■ Task requirements
What follows is a set of records; repeat all of them exactly.

■ Stored data
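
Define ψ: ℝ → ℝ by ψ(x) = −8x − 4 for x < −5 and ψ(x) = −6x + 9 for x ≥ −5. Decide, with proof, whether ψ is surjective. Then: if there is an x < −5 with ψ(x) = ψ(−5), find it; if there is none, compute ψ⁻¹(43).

-43/8

Both pieces are strictly decreasing (slopes −8 and −6), so each is injective on its own interval.
The left piece maps (−∞, −5) onto (36, ∞); the right piece maps [−5, ∞) onto (−∞, 39].
The union (36, ∞) ∪ (−∞, 39] covers ℝ, so ψ is surjective.
For the follow-up: the images overlap, so an x < −5 with ψ(x) = ψ(−5) exists. ψ(−5) = 39; solving −8x − 4 = 39 for x < −5 gives x = (39 + 4)/(−8) = −43/8.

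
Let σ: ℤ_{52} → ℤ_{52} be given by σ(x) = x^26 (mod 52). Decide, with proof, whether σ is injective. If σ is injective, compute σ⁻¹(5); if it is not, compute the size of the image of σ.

σ(12): Repeated squaring mod 52: 12^1 ≡ 12, 12^2 ≡ 12² = 144 ≡ 40, 12^4 ≡ 40² = 1600 ≡ 40, 12^8 ≡ 40² = 1600 ≡ 40, 12^16 ≡ 40² = 1600 ≡ 40. Since 26 = 16 + 8 + 2, 12^26 ≡ 40·40·40: 40·40 = 1600 ≡ 40, then 40·40 = 1600 ≡ 40. So 12^26 ≡ 40 (mod 52).
σ(14): Repeated squaring mod 52: 14^1 ≡ 14, 14^2 ≡ 14² = 196 ≡ 40, 14^4 ≡ 40² = 1600 ≡ 40, 14^8 ≡ 40² = 1600 ≡ 40, 14^16 ≡ 40² = 1600 ≡ 40. Since 26 = 16 + 8 + 2, 14^26 ≡ 40·40·40: 40·40 = 1600 ≡ 40, then 40·40 = 1600 ≡ 40. So 14^26 ≡ 40 (mod 52).
So σ(12) = σ(14) = 40 while 12 ≠ 14, hence σ is not injective.
Since σ is not injective, we determine |image(σ)|. Computing x^26 mod 52 for each x (by repeated squaring, reducing mod 52 at every step), the values σ(0), σ(1), …, σ(51) are: 0, 1, 4, 9, 16, 25, 36, 49, 12, 29, 48, 17, 40, 13, 40, 17, 48, 29, 12, 49, 36, 25, 16, 9, 4, 1, 0, 1, 4, 9, 16, 25, 36, 49, 12, 29, 48, 17, 40, 13, 40, 17, 48, 29, 12, 49, 36, 25, 16, 9, 4, 1.
The distinct values are {0, 1, 4, 9, 12, 13, 16, 17, 25, 29, 36, 40, 48, 49}; there are 14 of them.

14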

■ Answer space
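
Define ψ: ℝ → ℝ by ψ(x) = −8x − 4 for x < −5 and ψ(x) = −6x + 9 for x ≥ −5. Decide, with proof, whether ψ is surjective. Then: if there is an x < −5 with ψ(x) = ψ(−5), find it; if there is none, compute ψ⁻¹(43).

-43/8

Both pieces are strictly decreasing (slopes −8 and −6), so each is injective on its own interval.
The left piece maps (−∞, −5) onto (36, ∞); the right piece maps [−5, ∞) onto (−∞, 39].
The union (36, ∞) ∪ (−∞, 39] covers ℝ, so ψ is surjective.
For the follow-up: the images overlap, so an x < −5 with ψ(x) = ψ(−5) exists. ψ(−5) = 39; solving −8x − 4 = 39 for x < −5 gives x = (39 + 4)/(−8) = −43/8.

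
Let σ: ℤ_{52} → ℤ_{52} be given by σ(x) = x^26 (mod 52). Decide, with proof, whether σ is injective. If σ is injective, compute σ⁻¹(5); if it is not, compute the size of the image of σ.

σ(12): Repeated squaring mod 52: 12^1 ≡ 12, 12^2 ≡ 12² = 144 ≡ 40, 12^4 ≡ 40² = 1600 ≡ 40, 12^8 ≡ 40² = 1600 ≡ 40, 12^16 ≡ 40² = 1600 ≡ 40. Since 26 = 16 + 8 + 2, 12^26 ≡ 40·40·40: 40·40 = 1600 ≡ 40, then 40·40 = 1600 ≡ 40. So 12^26 ≡ 40 (mod 52).
σ(14): Repeated squaring mod 52: 14^1 ≡ 14, 14^2 ≡ 14² = 196 ≡ 40, 14^4 ≡ 40² = 1600 ≡ 40, 14^8 ≡ 40² = 1600 ≡ 40, 14^16 ≡ 40² = 1600 ≡ 40. Since 26 = 16 + 8 + 2, 14^26 ≡ 40·40·40: 40·40 = 1600 ≡ 40, then 40·40 = 1600 ≡ 40. So 14^26 ≡ 40 (mod 52).
So σ(12) = σ(14) = 40 while 12 ≠ 14, hence σ is not injective.
Since σ is not injective, we determine |image(σ)|. Computing x^26 mod 52 for each x (by repeated squaring, reducing mod 52 at every step), the values σ(0), σ(1), …, σ(51) are: 0, 1, 4, 9, 16, 25, 36, 49, 12, 29, 48, 17, 40, 13, 40, 17, 48, 29, 12, 49, 36, 25, 16, 9, 4, 1, 0, 1, 4, 9, 16, 25, 36, 49, 12, 29, 48, 17, 40, 13, 40, 17, 48, 29, 12, 49, 36, 25, 16, 9, 4, 1.
The distinct values are {0, 1, 4, 9, 12, 13, 16, 17, 25, 29, 36, 40, 48, 49}; there are 14 of them.

14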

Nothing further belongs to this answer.